**TASK OBJECTIVE:** Copy out all the entries word for word.

**RECORDS TO USE:**
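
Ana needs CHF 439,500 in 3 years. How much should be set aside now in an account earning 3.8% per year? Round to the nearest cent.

Discount factor = (1+0.038)^(−3) = 0.894145; PV = 439,500 × 0.894145 = 392,976.7158

CHF 392,976.72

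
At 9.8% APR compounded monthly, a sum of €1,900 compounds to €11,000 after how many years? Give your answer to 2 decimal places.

17.99 years

Periodic rate i = 0.098/12 = 0.00816667.
(1+i)^n = 11000/1900 = 5.78947, so n = ln 5.78947 / ln 1.00817 = 215.9023 months
= 215.9023/12 years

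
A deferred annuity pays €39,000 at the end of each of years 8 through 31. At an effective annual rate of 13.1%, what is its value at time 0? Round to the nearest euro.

Value one period before first payment (t=7): 39000 × [1 − (1+0.131)^(−24)] / 0.131 = 39000 × 7.235823 = 282,197.1022
PV₀ = 282,197.1022 / (1+0.131)^7 = 282,197.1022 / 2.367218 = 119,210.4467

€119,210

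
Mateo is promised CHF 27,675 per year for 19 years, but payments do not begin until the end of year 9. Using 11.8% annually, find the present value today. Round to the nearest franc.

PV at t=8 (ordinary 19-year annuity): 27675 × a(19|0.118) = 27675 × 7.456633 = 206,362.3086
PV₀ = 206,362.3086 / (1+0.118)^8 = 206,362.3086 / 2.440813 = 84,546.5614

CHF 84,547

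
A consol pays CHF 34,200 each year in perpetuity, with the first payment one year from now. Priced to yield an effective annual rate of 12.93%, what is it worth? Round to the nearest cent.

CHF 264,501.16

PV = PMT / i = 34200 / 0.1293 = 264,501.1601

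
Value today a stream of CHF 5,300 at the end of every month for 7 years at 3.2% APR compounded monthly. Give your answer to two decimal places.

CHF 398,387.47

Periodic rate i = 0.032/12 = 0.00266667; n = 7 × 12 = 84 periods.
PV = 5300 × [1 − (1+0.00266667)^(−84)] / 0.00266667 = 5300 × 75.167447 = 398,387.4682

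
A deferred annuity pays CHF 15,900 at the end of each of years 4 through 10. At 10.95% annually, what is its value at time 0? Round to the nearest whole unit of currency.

PV at t=3 (ordinary 7-year annuity): 15900 × a(7|0.1095) = 15900 × 4.719818 = 75,045.1113
PV₀ = 75,045.1113 / (1+0.1095)^3 = 75,045.1113 / 1.365784 = 54,946.5573

CHF 54,947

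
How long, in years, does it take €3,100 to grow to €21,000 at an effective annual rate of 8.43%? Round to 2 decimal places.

23.64 years

n = ln(21000/3100) / ln(1+0.0843) = ln(6.77419) / 0.080935 = 23.6378 years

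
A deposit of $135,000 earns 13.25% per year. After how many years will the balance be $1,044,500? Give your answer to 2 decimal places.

(1+i)^n = 1.0445e+06/135000 = 7.73704, so n = ln 7.73704 / ln 1.1325 = 16.4435 years

16.44 years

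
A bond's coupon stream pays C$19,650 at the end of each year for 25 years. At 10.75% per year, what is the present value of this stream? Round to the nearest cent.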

**RESPONSE BOX:**
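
Ana needs CHF 439,500 in 3 years. How much should be set aside now in an account earning 3.8% per year? Round to the nearest cent.

Discount factor = (1+0.038)^(−3) = 0.894145; PV = 439,500 × 0.894145 = 392,976.7158

CHF 392,976.72

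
At 9.8% APR compounded monthly, a sum of €1,900 compounds to €11,000 after how many years? Give your answer to 2 decimal places.

17.99 years

Periodic rate i = 0.098/12 = 0.00816667.
(1+i)^n = 11000/1900 = 5.78947, so n = ln 5.78947 / ln 1.00817 = 215.9023 months
= 215.9023/12 years

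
A deferred annuity pays €39,000 at the end of each of years 8 through 31. At an effective annual rate of 13.1%, what is its value at time 0? Round to the nearest euro.

Value one period before first payment (t=7): 39000 × [1 − (1+0.131)^(−24)] / 0.131 = 39000 × 7.235823 = 282,197.1022
PV₀ = 282,197.1022 / (1+0.131)^7 = 282,197.1022 / 2.367218 = 119,210.4467

€119,210

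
Mateo is promised CHF 27,675 per year for 19 years, but payments do not begin until the end of year 9. Using 11.8% annually, find the present value today. Round to the nearest franc.

PV at t=8 (ordinary 19-year annuity): 27675 × a(19|0.118) = 27675 × 7.456633 = 206,362.3086
PV₀ = 206,362.3086 / (1+0.118)^8 = 206,362.3086 / 2.440813 = 84,546.5614

CHF 84,547

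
A consol pays CHF 34,200 each year in perpetuity, with the first payment one year from now. Priced to yield an effective annual rate of 12.93%, what is it worth? Round to the nearest cent.

CHF 264,501.16

PV = PMT / i = 34200 / 0.1293 = 264,501.1601

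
Value today a stream of CHF 5,300 at the end of every month for 7 years at 3.2% APR compounded monthly. Give your answer to two decimal places.

CHF 398,387.47

Periodic rate i = 0.032/12 = 0.00266667; n = 7 × 12 = 84 periods.
PV = 5300 × [1 − (1+0.00266667)^(−84)] / 0.00266667 = 5300 × 75.167447 = 398,387.4682

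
A deferred annuity pays CHF 15,900 at the end of each of years 4 through 10. At 10.95% annually, what is its value at time 0? Round to the nearest whole unit of currency.

PV at t=3 (ordinary 7-year annuity): 15900 × a(7|0.1095) = 15900 × 4.719818 = 75,045.1113
PV₀ = 75,045.1113 / (1+0.1095)^3 = 75,045.1113 / 1.365784 = 54,946.5573

CHF 54,947

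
How long, in years, does it take €3,100 to grow to €21,000 at an effective annual rate of 8.43%? Round to 2 decimal places.

23.64 years

n = ln(21000/3100) / ln(1+0.0843) = ln(6.77419) / 0.080935 = 23.6378 years

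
A deposit of $135,000 earns 13.25% per year. After how many years will the balance be $1,044,500? Give your answer to 2 decimal places.

(1+i)^n = 1.0445e+06/135000 = 7.73704, so n = ln 7.73704 / ln 1.1325 = 16.4435 years

16.44 years

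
A bond's coupon stream pays C$19,650 at the end of each year for 25 years. At 10.75% per year, what is the present value of this stream? Round to the nearest cent.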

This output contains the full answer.